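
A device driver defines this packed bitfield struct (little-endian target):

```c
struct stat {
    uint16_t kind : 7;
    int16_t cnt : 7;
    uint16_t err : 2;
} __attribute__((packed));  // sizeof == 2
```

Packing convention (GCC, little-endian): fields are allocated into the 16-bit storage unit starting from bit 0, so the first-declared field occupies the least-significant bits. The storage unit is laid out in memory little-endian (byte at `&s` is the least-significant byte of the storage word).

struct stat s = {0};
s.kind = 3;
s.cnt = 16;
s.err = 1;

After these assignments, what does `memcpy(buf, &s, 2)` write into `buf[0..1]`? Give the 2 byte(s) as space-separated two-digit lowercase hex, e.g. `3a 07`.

03 48

kind:7 = 3 → 0x3 << 0 → word 0x0003
cnt:7 = 16 → 0x10 << 7 → word 0x0803
err:2 = 1 → 0x1 << 14 → word 0x4803
word = 0x4803 → little-endian bytes:
  [0]=0x03  [1]=0x48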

__________

The lines to show are those in the data above that include "struct".

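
A device driver defines this packed bitfield struct (little-endian target):
struct stat {
struct stat s = {0};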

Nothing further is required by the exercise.